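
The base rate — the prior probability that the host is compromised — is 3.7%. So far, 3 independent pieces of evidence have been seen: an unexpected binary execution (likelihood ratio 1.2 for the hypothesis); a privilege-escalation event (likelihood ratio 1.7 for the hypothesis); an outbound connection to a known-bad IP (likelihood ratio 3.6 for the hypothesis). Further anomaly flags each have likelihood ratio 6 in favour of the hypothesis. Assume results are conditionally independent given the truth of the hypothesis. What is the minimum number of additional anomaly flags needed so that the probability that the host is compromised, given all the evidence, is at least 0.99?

4

Prior odds = 0.037/0.963 = 37/963.
Combined Bayes factor of the evidence already in hand = 1.2 × 1.7 × 3.6 = 7.344.
Odds after that evidence = (37/963) × 7.344 = 3774/13375.
Target odds = 0.99/0.01 = 99.
Need 6ⁿ ≥ 99 ÷ (3774/13375) = 441375/1258.
6³ = 216 falls short of 441375/1258 but 6⁴ = 1296 reaches it, so n = 4.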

--- Work task ---
Restate every record exactly, leaving nothing out.

--- Exercise output ---
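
The base rate — the prior probability that the host is compromised — is 3.7%. So far, 3 independent pieces of evidence have been seen: an unexpected binary execution (likelihood ratio 1.2 for the hypothesis); a privilege-escalation event (likelihood ratio 1.7 for the hypothesis); an outbound connection to a known-bad IP (likelihood ratio 3.6 for the hypothesis). Further anomaly flags each have likelihood ratio 6 in favour of the hypothesis. Assume results are conditionally independent given the truth of the hypothesis. What is the minimum number of additional anomaly flags needed so that the probability that the host is compromised, given all the evidence, is at least 0.99?

4

Prior odds = 0.037/0.963 = 37/963.
Combined Bayes factor of the evidence already in hand = 1.2 × 1.7 × 3.6 = 7.344.
Odds after that evidence = (37/963) × 7.344 = 3774/13375.
Target odds = 0.99/0.01 = 99.
Need 6ⁿ ≥ 99 ÷ (3774/13375) = 441375/1258.
6³ = 216 falls short of 441375/1258 but 6⁴ = 1296 reaches it, so n = 4.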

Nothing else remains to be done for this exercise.